**Directions for this task**
All the records below must be returned exactly as they stand.

Entries supplied section start

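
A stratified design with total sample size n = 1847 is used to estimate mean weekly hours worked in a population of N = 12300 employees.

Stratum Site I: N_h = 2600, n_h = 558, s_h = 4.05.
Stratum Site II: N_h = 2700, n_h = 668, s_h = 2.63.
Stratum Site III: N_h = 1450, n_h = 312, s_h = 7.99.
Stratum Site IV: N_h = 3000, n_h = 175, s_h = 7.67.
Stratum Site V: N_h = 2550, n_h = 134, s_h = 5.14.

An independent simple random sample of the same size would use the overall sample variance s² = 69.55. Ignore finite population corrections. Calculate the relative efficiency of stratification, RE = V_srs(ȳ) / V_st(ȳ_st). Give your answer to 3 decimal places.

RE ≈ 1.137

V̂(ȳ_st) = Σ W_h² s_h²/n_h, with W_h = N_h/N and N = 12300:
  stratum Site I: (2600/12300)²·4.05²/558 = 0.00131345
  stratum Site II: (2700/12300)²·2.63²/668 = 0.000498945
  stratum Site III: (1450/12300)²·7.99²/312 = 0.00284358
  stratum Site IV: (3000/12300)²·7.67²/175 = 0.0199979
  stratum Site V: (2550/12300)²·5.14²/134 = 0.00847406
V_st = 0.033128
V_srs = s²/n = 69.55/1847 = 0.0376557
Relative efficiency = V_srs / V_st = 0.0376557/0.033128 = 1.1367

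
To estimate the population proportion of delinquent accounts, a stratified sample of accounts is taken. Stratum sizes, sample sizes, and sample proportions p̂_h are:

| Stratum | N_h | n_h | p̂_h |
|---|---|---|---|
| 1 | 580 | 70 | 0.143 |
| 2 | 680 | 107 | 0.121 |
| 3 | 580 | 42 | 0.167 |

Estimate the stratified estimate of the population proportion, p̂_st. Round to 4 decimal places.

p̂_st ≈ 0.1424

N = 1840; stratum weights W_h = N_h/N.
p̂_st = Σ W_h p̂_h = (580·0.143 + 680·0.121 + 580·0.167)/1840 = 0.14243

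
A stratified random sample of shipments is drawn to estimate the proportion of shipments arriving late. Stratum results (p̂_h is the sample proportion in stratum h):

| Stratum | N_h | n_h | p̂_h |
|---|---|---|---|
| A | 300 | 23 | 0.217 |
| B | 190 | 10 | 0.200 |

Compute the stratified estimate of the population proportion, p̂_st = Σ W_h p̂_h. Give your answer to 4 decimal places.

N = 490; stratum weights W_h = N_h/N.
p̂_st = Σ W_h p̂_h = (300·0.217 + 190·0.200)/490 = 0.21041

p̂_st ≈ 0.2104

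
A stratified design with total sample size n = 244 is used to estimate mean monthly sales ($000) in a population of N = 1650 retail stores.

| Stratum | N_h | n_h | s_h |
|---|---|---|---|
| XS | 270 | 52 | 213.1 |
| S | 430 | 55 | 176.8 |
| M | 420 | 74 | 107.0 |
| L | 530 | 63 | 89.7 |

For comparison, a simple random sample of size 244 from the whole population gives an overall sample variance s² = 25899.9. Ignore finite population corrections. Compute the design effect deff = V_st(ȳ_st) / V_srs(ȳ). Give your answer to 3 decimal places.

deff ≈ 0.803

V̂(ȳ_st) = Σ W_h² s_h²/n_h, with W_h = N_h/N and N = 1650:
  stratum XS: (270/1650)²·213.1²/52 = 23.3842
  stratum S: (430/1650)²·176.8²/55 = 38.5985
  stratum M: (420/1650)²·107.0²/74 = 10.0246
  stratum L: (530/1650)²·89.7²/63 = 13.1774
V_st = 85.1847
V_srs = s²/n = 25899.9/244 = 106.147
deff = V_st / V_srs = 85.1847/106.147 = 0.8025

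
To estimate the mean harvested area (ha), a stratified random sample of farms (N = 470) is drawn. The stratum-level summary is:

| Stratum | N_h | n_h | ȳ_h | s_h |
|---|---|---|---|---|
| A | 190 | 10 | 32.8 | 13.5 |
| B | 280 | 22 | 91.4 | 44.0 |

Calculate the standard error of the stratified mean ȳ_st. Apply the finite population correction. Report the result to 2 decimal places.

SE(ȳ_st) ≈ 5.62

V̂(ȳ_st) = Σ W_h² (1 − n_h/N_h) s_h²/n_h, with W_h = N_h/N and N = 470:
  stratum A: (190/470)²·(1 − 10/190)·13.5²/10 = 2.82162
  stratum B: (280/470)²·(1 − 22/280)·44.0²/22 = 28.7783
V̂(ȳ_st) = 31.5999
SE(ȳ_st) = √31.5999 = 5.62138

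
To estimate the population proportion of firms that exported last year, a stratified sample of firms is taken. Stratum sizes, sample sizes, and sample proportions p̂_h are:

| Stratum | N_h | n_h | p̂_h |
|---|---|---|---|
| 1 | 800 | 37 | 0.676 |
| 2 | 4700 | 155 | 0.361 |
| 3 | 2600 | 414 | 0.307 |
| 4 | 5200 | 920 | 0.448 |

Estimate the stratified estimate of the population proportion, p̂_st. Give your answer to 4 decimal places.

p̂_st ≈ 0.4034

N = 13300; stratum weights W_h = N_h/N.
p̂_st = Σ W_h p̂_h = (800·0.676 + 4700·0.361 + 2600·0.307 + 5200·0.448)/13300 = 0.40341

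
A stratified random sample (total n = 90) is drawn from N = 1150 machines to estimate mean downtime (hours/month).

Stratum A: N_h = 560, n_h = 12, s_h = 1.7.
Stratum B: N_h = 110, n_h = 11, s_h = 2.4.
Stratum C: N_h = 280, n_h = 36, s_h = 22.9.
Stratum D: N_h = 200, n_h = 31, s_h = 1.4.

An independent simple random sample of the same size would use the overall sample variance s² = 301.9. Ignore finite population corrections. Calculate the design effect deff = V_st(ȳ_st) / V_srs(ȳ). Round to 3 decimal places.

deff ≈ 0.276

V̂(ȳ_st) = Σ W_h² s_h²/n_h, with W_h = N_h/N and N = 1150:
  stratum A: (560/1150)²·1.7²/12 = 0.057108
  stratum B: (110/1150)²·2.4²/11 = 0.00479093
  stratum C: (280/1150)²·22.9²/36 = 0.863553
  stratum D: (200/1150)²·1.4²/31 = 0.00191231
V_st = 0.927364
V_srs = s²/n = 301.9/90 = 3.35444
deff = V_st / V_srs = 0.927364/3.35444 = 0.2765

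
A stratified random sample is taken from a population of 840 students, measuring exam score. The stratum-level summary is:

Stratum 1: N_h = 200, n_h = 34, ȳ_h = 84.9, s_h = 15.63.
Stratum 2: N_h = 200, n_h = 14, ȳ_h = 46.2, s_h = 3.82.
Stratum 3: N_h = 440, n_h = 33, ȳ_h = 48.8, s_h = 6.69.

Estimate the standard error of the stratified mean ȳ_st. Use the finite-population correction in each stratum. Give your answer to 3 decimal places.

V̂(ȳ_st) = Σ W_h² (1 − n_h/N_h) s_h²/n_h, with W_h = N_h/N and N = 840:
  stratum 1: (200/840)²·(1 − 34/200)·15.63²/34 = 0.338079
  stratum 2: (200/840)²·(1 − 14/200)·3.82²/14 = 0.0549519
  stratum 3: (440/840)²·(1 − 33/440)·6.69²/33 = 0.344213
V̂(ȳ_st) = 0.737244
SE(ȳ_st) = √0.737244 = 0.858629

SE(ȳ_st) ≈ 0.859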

Entries supplied section end

**Solution**
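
A stratified design with total sample size n = 1847 is used to estimate mean weekly hours worked in a population of N = 12300 employees.

Stratum Site I: N_h = 2600, n_h = 558, s_h = 4.05.
Stratum Site II: N_h = 2700, n_h = 668, s_h = 2.63.
Stratum Site III: N_h = 1450, n_h = 312, s_h = 7.99.
Stratum Site IV: N_h = 3000, n_h = 175, s_h = 7.67.
Stratum Site V: N_h = 2550, n_h = 134, s_h = 5.14.

An independent simple random sample of the same size would use the overall sample variance s² = 69.55. Ignore finite population corrections. Calculate the relative efficiency of stratification, RE = V_srs(ȳ) / V_st(ȳ_st). Give your answer to 3 decimal places.

RE ≈ 1.137

V̂(ȳ_st) = Σ W_h² s_h²/n_h, with W_h = N_h/N and N = 12300:
  stratum Site I: (2600/12300)²·4.05²/558 = 0.00131345
  stratum Site II: (2700/12300)²·2.63²/668 = 0.000498945
  stratum Site III: (1450/12300)²·7.99²/312 = 0.00284358
  stratum Site IV: (3000/12300)²·7.67²/175 = 0.0199979
  stratum Site V: (2550/12300)²·5.14²/134 = 0.00847406
V_st = 0.033128
V_srs = s²/n = 69.55/1847 = 0.0376557
Relative efficiency = V_srs / V_st = 0.0376557/0.033128 = 1.1367

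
To estimate the population proportion of delinquent accounts, a stratified sample of accounts is taken. Stratum sizes, sample sizes, and sample proportions p̂_h are:

| Stratum | N_h | n_h | p̂_h |
|---|---|---|---|
| 1 | 580 | 70 | 0.143 |
| 2 | 680 | 107 | 0.121 |
| 3 | 580 | 42 | 0.167 |

Estimate the stratified estimate of the population proportion, p̂_st. Round to 4 decimal places.

p̂_st ≈ 0.1424

N = 1840; stratum weights W_h = N_h/N.
p̂_st = Σ W_h p̂_h = (580·0.143 + 680·0.121 + 580·0.167)/1840 = 0.14243

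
A stratified random sample of shipments is drawn to estimate the proportion of shipments arriving late. Stratum results (p̂_h is the sample proportion in stratum h):

| Stratum | N_h | n_h | p̂_h |
|---|---|---|---|
| A | 300 | 23 | 0.217 |
| B | 190 | 10 | 0.200 |

Compute the stratified estimate of the population proportion, p̂_st = Σ W_h p̂_h. Give your answer to 4 decimal places.

N = 490; stratum weights W_h = N_h/N.
p̂_st = Σ W_h p̂_h = (300·0.217 + 190·0.200)/490 = 0.21041

p̂_st ≈ 0.2104

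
A stratified design with total sample size n = 244 is used to estimate mean monthly sales ($000) in a population of N = 1650 retail stores.

| Stratum | N_h | n_h | s_h |
|---|---|---|---|
| XS | 270 | 52 | 213.1 |
| S | 430 | 55 | 176.8 |
| M | 420 | 74 | 107.0 |
| L | 530 | 63 | 89.7 |

For comparison, a simple random sample of size 244 from the whole population gives an overall sample variance s² = 25899.9. Ignore finite population corrections. Compute the design effect deff = V_st(ȳ_st) / V_srs(ȳ). Give your answer to 3 decimal places.

deff ≈ 0.803

V̂(ȳ_st) = Σ W_h² s_h²/n_h, with W_h = N_h/N and N = 1650:
  stratum XS: (270/1650)²·213.1²/52 = 23.3842
  stratum S: (430/1650)²·176.8²/55 = 38.5985
  stratum M: (420/1650)²·107.0²/74 = 10.0246
  stratum L: (530/1650)²·89.7²/63 = 13.1774
V_st = 85.1847
V_srs = s²/n = 25899.9/244 = 106.147
deff = V_st / V_srs = 85.1847/106.147 = 0.8025

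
To estimate the mean harvested area (ha), a stratified random sample of farms (N = 470) is drawn. The stratum-level summary is:

| Stratum | N_h | n_h | ȳ_h | s_h |
|---|---|---|---|---|
| A | 190 | 10 | 32.8 | 13.5 |
| B | 280 | 22 | 91.4 | 44.0 |

Calculate the standard error of the stratified mean ȳ_st. Apply the finite population correction. Report the result to 2 decimal places.

SE(ȳ_st) ≈ 5.62

V̂(ȳ_st) = Σ W_h² (1 − n_h/N_h) s_h²/n_h, with W_h = N_h/N and N = 470:
  stratum A: (190/470)²·(1 − 10/190)·13.5²/10 = 2.82162
  stratum B: (280/470)²·(1 − 22/280)·44.0²/22 = 28.7783
V̂(ȳ_st) = 31.5999
SE(ȳ_st) = √31.5999 = 5.62138

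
To estimate the population proportion of firms that exported last year, a stratified sample of firms is taken. Stratum sizes, sample sizes, and sample proportions p̂_h are:

| Stratum | N_h | n_h | p̂_h |
|---|---|---|---|
| 1 | 800 | 37 | 0.676 |
| 2 | 4700 | 155 | 0.361 |
| 3 | 2600 | 414 | 0.307 |
| 4 | 5200 | 920 | 0.448 |

Estimate the stratified estimate of the population proportion, p̂_st. Give your answer to 4 decimal places.

p̂_st ≈ 0.4034

N = 13300; stratum weights W_h = N_h/N.
p̂_st = Σ W_h p̂_h = (800·0.676 + 4700·0.361 + 2600·0.307 + 5200·0.448)/13300 = 0.40341

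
A stratified random sample (total n = 90) is drawn from N = 1150 machines to estimate mean downtime (hours/month).

Stratum A: N_h = 560, n_h = 12, s_h = 1.7.
Stratum B: N_h = 110, n_h = 11, s_h = 2.4.
Stratum C: N_h = 280, n_h = 36, s_h = 22.9.
Stratum D: N_h = 200, n_h = 31, s_h = 1.4.

An independent simple random sample of the same size would use the overall sample variance s² = 301.9. Ignore finite population corrections. Calculate the design effect deff = V_st(ȳ_st) / V_srs(ȳ). Round to 3 decimal places.

deff ≈ 0.276

V̂(ȳ_st) = Σ W_h² s_h²/n_h, with W_h = N_h/N and N = 1150:
  stratum A: (560/1150)²·1.7²/12 = 0.057108
  stratum B: (110/1150)²·2.4²/11 = 0.00479093
  stratum C: (280/1150)²·22.9²/36 = 0.863553
  stratum D: (200/1150)²·1.4²/31 = 0.00191231
V_st = 0.927364
V_srs = s²/n = 301.9/90 = 3.35444
deff = V_st / V_srs = 0.927364/3.35444 = 0.2765

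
A stratified random sample is taken from a population of 840 students, measuring exam score. The stratum-level summary is:

Stratum 1: N_h = 200, n_h = 34, ȳ_h = 84.9, s_h = 15.63.
Stratum 2: N_h = 200, n_h = 14, ȳ_h = 46.2, s_h = 3.82.
Stratum 3: N_h = 440, n_h = 33, ȳ_h = 48.8, s_h = 6.69.

Estimate the standard error of the stratified mean ȳ_st. Use the finite-population correction in each stratum. Give your answer to 3 decimal places.

V̂(ȳ_st) = Σ W_h² (1 − n_h/N_h) s_h²/n_h, with W_h = N_h/N and N = 840:
  stratum 1: (200/840)²·(1 − 34/200)·15.63²/34 = 0.338079
  stratum 2: (200/840)²·(1 − 14/200)·3.82²/14 = 0.0549519
  stratum 3: (440/840)²·(1 − 33/440)·6.69²/33 = 0.344213
V̂(ȳ_st) = 0.737244
SE(ȳ_st) = √0.737244 = 0.858629

SE(ȳ_st) ≈ 0.859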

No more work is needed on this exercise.